■ **Exercise brief**: Only the lines below, from the one with "-9 / (2 / (9^1)) = -81 / 2 = -40.50" through the one with "3 * 7 * 2 * ((-4)^4", are to be written out, exactly.

■ **Records for the exercise**:

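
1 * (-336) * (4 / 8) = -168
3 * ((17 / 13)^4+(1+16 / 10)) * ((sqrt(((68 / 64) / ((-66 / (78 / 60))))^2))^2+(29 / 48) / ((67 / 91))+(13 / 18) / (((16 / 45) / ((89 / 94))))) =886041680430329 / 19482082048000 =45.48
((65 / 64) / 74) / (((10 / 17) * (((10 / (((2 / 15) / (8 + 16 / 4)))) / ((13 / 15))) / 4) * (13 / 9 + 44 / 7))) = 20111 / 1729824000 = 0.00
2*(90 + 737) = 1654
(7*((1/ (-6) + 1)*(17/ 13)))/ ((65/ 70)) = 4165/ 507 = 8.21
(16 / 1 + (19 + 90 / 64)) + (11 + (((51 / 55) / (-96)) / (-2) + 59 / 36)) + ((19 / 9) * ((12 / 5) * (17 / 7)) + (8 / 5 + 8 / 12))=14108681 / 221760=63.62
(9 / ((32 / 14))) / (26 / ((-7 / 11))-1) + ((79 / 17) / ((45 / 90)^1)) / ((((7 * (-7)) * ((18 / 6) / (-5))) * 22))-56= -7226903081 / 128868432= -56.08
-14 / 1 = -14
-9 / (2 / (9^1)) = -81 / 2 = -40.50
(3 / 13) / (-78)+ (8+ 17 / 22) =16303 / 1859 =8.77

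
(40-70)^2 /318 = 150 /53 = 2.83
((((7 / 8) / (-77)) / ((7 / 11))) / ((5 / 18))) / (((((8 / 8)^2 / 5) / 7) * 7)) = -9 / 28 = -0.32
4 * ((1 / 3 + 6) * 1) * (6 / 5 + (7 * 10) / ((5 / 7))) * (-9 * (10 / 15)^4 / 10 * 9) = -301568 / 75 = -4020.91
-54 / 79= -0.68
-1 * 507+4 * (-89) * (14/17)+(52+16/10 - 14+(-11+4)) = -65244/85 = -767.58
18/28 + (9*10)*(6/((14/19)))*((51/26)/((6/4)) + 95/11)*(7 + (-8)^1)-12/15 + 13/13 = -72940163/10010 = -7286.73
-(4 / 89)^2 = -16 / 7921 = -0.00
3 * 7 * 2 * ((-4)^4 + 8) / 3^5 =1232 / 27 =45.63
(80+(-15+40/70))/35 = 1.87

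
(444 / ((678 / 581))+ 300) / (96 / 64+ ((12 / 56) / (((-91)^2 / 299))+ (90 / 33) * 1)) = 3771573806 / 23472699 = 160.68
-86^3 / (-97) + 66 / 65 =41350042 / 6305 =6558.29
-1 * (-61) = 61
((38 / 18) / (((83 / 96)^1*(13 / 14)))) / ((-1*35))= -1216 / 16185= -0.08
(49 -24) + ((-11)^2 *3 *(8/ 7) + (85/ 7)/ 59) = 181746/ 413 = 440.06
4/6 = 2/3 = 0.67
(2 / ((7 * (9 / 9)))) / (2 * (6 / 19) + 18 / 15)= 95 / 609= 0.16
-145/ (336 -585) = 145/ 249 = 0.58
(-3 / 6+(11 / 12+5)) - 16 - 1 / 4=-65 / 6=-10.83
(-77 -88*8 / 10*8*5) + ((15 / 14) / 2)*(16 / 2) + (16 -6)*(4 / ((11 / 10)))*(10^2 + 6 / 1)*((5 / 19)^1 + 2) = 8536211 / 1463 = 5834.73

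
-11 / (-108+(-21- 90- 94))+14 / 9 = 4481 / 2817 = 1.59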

■ **Task answer**:
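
-9 / (2 / (9^1)) = -81 / 2 = -40.50
(3 / 13) / (-78)+ (8+ 17 / 22) =16303 / 1859 =8.77

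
(40-70)^2 /318 = 150 /53 = 2.83
((((7 / 8) / (-77)) / ((7 / 11))) / ((5 / 18))) / (((((8 / 8)^2 / 5) / 7) * 7)) = -9 / 28 = -0.32
4 * ((1 / 3 + 6) * 1) * (6 / 5 + (7 * 10) / ((5 / 7))) * (-9 * (10 / 15)^4 / 10 * 9) = -301568 / 75 = -4020.91
-54 / 79= -0.68
-1 * 507+4 * (-89) * (14/17)+(52+16/10 - 14+(-11+4)) = -65244/85 = -767.58
18/28 + (9*10)*(6/((14/19)))*((51/26)/((6/4)) + 95/11)*(7 + (-8)^1)-12/15 + 13/13 = -72940163/10010 = -7286.73
-(4 / 89)^2 = -16 / 7921 = -0.00
3 * 7 * 2 * ((-4)^4 + 8) / 3^5 =1232 / 27 =45.63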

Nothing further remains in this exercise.